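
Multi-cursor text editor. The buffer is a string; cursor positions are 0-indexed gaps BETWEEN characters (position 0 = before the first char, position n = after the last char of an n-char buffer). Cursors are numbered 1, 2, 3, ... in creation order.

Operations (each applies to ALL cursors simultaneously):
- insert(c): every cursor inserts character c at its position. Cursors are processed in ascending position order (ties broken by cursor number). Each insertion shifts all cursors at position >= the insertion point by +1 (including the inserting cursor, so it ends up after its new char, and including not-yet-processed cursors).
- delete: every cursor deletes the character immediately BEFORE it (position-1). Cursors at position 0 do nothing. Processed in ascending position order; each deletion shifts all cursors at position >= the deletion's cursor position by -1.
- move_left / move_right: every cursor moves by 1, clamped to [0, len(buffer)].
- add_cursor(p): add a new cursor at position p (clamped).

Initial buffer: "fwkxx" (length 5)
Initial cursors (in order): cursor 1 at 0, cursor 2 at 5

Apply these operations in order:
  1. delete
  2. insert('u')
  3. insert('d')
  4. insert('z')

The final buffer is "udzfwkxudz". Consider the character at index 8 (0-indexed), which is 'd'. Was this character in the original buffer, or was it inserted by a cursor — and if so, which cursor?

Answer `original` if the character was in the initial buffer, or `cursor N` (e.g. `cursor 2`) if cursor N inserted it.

Answer: cursor 2

Derivation:
After op 1 (delete): buffer="fwkx" (len 4), cursors c1@0 c2@4, authorship ....
After op 2 (insert('u')): buffer="ufwkxu" (len 6), cursors c1@1 c2@6, authorship 1....2
After op 3 (insert('d')): buffer="udfwkxud" (len 8), cursors c1@2 c2@8, authorship 11....22
After op 4 (insert('z')): buffer="udzfwkxudz" (len 10), cursors c1@3 c2@10, authorship 111....222
Authorship (.=original, N=cursor N): 1 1 1 . . . . 2 2 2
Index 8: author = 2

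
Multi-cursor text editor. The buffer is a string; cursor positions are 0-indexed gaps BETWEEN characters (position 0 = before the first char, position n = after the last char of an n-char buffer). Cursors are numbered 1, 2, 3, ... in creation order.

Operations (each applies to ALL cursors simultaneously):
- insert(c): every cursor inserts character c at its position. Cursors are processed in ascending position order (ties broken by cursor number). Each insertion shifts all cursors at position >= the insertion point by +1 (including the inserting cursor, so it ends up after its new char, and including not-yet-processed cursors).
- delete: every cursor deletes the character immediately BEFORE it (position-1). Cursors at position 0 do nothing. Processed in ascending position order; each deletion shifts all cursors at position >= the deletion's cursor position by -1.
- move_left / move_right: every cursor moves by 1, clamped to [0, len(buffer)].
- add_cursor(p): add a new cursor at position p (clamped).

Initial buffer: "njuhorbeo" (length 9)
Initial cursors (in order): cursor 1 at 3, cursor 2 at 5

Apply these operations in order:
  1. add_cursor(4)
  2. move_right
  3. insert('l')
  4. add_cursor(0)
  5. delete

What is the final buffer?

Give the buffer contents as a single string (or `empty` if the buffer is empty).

After op 1 (add_cursor(4)): buffer="njuhorbeo" (len 9), cursors c1@3 c3@4 c2@5, authorship .........
After op 2 (move_right): buffer="njuhorbeo" (len 9), cursors c1@4 c3@5 c2@6, authorship .........
After op 3 (insert('l')): buffer="njuhlolrlbeo" (len 12), cursors c1@5 c3@7 c2@9, authorship ....1.3.2...
After op 4 (add_cursor(0)): buffer="njuhlolrlbeo" (len 12), cursors c4@0 c1@5 c3@7 c2@9, authorship ....1.3.2...
After op 5 (delete): buffer="njuhorbeo" (len 9), cursors c4@0 c1@4 c3@5 c2@6, authorship .........

Answer: njuhorbeo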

• **Task to carry out**
Please make an exact copy of the lines from the one holding "4. add_cursor(0)" through the final line of the records above, nothing more.

• **Task solution**
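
  4. add_cursor(0)
  5. delete

What is the final buffer?

Give the buffer contents as a single string (or `empty` if the buffer is empty).

After op 1 (add_cursor(4)): buffer="njuhorbeo" (len 9), cursors c1@3 c3@4 c2@5, authorship .........
After op 2 (move_right): buffer="njuhorbeo" (len 9), cursors c1@4 c3@5 c2@6, authorship .........
After op 3 (insert('l')): buffer="njuhlolrlbeo" (len 12), cursors c1@5 c3@7 c2@9, authorship ....1.3.2...
After op 4 (add_cursor(0)): buffer="njuhlolrlbeo" (len 12), cursors c4@0 c1@5 c3@7 c2@9, authorship ....1.3.2...
After op 5 (delete): buffer="njuhorbeo" (len 9), cursors c4@0 c1@4 c3@5 c2@6, authorship .........

Answer: njuhorbeo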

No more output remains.